[EXERCISE MATERIAL]
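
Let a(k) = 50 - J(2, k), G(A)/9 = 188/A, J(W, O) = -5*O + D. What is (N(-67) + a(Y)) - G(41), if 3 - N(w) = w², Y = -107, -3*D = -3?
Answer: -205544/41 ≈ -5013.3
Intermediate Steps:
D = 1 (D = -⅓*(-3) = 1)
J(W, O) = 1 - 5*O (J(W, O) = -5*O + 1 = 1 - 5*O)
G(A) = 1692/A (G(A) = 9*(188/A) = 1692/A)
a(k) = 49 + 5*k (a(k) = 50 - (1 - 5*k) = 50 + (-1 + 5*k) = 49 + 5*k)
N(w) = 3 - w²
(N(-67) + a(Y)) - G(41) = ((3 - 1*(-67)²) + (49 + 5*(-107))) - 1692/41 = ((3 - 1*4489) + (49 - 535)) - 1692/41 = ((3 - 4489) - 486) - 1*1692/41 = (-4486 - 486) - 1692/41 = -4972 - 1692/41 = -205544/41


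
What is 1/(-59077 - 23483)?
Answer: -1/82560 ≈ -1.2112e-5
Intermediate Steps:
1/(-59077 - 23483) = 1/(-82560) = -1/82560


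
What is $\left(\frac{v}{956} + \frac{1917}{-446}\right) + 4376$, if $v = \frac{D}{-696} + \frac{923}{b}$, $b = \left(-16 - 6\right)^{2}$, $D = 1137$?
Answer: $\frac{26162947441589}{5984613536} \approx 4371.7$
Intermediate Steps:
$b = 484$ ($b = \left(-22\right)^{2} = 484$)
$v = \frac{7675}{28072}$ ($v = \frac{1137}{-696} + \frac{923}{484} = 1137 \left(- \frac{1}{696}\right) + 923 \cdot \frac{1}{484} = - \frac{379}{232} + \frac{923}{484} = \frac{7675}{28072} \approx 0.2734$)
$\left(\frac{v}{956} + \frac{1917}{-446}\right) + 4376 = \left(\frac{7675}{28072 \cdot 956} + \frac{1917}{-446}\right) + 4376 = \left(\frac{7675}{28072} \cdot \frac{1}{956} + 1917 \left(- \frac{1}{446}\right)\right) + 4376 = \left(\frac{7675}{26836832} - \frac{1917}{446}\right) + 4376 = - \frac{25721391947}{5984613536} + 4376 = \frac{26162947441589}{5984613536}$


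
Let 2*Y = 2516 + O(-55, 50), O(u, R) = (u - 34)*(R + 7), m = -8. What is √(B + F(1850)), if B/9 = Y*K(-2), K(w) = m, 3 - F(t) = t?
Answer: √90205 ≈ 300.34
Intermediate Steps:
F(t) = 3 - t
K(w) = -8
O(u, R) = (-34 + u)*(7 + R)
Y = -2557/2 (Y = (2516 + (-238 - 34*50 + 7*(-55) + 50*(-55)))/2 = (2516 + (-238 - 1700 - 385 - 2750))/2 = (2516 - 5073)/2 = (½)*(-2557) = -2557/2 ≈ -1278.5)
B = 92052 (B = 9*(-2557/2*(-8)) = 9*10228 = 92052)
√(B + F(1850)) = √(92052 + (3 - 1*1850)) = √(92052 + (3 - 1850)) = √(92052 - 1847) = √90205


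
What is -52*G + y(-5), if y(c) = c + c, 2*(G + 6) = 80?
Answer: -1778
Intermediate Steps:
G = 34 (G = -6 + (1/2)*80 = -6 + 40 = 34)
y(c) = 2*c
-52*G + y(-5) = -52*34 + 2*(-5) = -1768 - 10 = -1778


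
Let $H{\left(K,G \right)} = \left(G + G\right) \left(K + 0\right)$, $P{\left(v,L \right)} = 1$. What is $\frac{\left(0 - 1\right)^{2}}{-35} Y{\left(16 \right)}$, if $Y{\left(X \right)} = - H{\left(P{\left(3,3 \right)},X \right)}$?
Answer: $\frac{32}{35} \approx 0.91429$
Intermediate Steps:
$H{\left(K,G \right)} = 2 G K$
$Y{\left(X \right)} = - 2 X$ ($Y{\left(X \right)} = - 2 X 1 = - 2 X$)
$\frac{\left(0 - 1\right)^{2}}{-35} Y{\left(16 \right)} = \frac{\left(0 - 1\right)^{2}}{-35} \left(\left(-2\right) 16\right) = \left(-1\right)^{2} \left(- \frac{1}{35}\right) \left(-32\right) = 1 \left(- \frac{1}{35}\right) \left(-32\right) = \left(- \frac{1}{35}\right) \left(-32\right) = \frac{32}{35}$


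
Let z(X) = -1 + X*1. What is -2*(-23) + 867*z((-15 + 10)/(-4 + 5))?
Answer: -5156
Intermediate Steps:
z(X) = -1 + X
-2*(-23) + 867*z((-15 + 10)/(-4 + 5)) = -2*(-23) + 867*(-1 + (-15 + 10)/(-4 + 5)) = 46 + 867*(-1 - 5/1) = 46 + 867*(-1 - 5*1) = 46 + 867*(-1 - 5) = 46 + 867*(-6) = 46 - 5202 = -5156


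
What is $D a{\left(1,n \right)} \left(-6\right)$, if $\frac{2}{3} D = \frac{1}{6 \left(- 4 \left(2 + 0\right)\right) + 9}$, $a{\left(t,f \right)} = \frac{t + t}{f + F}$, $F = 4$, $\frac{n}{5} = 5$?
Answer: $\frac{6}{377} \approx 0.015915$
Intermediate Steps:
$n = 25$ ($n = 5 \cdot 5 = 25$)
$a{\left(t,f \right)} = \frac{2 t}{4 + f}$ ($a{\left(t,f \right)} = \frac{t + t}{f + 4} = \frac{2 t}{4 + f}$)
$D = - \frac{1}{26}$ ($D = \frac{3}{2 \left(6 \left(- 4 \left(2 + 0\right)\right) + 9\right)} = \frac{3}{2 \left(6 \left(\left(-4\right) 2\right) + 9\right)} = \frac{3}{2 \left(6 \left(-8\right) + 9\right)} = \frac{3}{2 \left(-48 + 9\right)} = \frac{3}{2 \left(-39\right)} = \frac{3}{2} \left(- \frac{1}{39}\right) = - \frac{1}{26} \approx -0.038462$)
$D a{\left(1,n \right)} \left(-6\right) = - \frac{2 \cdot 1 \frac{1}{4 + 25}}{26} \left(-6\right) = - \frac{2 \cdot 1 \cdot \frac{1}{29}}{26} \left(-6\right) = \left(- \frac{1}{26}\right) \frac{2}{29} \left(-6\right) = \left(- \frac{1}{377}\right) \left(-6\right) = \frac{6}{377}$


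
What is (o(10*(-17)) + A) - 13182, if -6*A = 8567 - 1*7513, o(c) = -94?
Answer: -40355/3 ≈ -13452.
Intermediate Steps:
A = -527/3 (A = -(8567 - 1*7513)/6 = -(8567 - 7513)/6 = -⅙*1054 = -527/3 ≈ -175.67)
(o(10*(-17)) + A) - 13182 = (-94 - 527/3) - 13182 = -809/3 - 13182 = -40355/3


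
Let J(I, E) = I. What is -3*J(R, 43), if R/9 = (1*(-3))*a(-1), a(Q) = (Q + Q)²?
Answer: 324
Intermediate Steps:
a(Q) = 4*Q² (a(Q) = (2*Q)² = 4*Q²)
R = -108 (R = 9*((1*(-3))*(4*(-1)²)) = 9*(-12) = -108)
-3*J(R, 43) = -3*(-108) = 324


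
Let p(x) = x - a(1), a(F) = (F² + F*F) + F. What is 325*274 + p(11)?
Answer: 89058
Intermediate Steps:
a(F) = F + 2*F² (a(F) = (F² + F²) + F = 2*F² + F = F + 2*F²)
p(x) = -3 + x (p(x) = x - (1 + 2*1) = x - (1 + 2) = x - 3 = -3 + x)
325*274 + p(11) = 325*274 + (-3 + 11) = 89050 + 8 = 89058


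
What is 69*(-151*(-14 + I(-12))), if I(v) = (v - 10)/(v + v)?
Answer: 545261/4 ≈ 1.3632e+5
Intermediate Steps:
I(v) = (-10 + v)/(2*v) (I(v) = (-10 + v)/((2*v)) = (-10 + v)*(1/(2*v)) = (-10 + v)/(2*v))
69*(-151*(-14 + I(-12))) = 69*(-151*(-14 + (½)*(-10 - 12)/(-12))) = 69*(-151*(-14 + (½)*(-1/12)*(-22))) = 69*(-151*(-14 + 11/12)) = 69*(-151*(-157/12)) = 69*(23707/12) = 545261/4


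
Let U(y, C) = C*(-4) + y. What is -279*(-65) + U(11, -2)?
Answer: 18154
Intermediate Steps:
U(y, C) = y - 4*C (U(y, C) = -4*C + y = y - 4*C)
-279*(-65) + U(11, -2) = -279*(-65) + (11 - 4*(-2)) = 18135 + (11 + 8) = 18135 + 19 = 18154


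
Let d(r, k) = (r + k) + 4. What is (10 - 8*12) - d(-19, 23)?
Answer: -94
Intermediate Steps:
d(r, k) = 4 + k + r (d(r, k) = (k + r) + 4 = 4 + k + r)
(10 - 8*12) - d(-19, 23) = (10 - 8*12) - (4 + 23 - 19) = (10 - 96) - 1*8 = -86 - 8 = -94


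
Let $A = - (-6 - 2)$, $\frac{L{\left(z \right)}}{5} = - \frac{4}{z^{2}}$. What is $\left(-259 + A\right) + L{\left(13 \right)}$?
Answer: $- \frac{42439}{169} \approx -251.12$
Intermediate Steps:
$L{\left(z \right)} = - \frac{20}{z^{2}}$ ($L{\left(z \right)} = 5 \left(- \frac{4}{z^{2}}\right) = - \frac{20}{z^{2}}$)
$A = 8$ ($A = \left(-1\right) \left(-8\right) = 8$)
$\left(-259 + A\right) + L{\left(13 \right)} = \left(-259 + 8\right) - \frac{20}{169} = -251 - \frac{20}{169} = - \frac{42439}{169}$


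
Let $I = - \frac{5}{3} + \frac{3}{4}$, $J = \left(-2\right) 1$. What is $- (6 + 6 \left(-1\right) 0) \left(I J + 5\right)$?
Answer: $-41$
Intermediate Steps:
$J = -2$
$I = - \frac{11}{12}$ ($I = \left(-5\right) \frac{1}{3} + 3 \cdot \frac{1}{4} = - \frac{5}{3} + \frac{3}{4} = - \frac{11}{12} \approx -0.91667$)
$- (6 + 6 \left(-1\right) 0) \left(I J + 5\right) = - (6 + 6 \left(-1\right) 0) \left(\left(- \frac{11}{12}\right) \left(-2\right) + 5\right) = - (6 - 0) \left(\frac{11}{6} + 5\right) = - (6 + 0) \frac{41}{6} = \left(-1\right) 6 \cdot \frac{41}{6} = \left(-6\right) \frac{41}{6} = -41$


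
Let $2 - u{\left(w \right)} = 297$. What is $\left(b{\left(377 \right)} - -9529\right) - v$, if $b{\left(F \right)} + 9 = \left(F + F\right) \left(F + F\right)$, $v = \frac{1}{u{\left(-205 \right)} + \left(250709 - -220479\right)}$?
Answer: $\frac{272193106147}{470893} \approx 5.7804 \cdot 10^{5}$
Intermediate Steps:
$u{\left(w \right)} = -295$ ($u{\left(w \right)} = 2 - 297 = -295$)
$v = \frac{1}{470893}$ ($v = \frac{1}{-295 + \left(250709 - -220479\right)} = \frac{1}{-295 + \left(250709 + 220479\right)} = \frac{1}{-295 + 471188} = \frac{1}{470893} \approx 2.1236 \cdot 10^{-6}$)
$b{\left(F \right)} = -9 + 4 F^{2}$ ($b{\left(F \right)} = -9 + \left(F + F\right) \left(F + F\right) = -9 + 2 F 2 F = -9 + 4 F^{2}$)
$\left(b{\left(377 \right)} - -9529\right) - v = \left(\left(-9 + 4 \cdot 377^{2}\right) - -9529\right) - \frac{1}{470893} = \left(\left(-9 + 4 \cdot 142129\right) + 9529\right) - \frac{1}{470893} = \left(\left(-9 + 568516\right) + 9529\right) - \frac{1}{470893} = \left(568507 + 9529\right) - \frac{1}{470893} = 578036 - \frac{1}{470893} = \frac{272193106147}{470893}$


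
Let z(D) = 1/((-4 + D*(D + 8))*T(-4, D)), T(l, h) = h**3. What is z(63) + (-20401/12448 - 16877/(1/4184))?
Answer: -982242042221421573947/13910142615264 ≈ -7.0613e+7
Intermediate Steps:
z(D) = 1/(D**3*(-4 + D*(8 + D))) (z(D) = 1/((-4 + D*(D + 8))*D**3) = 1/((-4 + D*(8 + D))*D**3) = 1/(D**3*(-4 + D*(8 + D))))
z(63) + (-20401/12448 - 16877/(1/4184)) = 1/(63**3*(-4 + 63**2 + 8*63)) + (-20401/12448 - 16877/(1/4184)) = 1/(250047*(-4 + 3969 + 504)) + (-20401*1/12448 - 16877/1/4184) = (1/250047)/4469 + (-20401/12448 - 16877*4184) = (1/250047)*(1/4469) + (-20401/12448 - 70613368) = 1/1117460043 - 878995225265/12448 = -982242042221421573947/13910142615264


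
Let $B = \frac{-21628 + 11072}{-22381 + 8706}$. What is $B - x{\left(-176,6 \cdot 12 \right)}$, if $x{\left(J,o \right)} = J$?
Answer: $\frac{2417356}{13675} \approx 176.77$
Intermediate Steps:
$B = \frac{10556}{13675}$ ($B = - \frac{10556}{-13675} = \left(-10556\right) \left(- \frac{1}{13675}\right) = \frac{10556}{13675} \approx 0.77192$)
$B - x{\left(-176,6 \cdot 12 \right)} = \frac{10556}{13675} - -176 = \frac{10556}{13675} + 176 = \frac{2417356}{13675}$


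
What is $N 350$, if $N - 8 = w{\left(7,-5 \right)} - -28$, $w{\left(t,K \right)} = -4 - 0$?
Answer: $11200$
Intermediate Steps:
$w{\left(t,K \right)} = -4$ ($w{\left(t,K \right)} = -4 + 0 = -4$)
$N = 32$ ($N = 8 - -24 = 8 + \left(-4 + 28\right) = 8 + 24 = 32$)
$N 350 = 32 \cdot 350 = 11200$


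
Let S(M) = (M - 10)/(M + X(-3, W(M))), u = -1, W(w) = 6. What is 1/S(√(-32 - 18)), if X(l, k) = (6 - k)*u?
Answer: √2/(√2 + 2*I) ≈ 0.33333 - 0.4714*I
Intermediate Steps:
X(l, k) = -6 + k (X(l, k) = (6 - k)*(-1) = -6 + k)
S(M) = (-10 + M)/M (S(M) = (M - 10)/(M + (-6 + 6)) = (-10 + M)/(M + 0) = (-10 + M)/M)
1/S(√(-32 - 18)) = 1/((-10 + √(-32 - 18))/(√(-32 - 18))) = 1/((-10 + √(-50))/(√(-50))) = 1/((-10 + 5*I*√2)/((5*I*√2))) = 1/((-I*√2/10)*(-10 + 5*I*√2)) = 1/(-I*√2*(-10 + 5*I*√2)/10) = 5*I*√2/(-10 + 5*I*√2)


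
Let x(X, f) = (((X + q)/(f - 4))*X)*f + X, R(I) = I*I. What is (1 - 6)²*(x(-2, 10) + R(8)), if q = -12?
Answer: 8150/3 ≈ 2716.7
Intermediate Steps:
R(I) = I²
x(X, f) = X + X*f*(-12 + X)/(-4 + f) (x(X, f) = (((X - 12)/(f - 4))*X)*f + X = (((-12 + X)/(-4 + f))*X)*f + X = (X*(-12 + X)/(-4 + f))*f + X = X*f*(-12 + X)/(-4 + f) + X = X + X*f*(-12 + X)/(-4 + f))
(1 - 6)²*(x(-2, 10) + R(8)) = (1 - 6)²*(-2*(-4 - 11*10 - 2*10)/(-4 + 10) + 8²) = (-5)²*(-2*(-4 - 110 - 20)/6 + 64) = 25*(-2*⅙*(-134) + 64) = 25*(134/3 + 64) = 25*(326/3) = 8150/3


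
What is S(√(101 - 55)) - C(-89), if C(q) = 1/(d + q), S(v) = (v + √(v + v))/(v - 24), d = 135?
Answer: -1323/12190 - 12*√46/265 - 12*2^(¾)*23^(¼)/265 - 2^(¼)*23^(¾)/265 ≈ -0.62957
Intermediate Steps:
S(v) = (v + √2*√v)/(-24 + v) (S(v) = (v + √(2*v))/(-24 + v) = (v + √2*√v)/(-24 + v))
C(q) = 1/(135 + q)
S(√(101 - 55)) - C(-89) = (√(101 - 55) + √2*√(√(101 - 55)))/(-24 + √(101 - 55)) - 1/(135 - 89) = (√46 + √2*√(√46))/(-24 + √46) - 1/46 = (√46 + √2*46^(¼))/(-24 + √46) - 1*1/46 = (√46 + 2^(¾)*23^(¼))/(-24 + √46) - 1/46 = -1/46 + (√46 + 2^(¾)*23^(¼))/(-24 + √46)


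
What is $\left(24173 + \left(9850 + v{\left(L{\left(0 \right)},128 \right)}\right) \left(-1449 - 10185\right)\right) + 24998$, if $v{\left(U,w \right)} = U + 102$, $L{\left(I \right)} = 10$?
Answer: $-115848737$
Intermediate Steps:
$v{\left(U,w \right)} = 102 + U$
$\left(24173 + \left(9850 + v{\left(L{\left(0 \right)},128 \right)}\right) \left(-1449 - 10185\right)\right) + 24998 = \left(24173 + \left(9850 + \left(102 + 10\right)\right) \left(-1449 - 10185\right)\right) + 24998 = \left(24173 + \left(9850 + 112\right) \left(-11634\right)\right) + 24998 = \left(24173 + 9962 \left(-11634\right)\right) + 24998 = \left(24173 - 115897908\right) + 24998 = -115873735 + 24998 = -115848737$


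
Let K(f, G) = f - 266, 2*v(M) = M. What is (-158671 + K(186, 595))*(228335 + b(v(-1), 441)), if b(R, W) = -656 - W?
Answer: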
[/EXERCISE MATERIAL]
YOUR TASK:
From the entries above, return exactly the line containing "Let $A = - (-6", the line containing "Answer: $-41$", and all lines between, and nothing else.

RESULT OF THIS TASK:
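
Let $A = - (-6 - 2)$, $\frac{L{\left(z \right)}}{5} = - \frac{4}{z^{2}}$. What is $\left(-259 + A\right) + L{\left(13 \right)}$?
Answer: $- \frac{42439}{169} \approx -251.12$
Intermediate Steps:
$L{\left(z \right)} = - \frac{20}{z^{2}}$ ($L{\left(z \right)} = 5 \left(- \frac{4}{z^{2}}\right) = - \frac{20}{z^{2}}$)
$A = 8$ ($A = \left(-1\right) \left(-8\right) = 8$)
$\left(-259 + A\right) + L{\left(13 \right)} = \left(-259 + 8\right) - \frac{20}{169} = -251 - \frac{20}{169} = - \frac{42439}{169}$


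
Let $I = - \frac{5}{3} + \frac{3}{4}$, $J = \left(-2\right) 1$. What is $- (6 + 6 \left(-1\right) 0) \left(I J + 5\right)$?
Answer: $-41$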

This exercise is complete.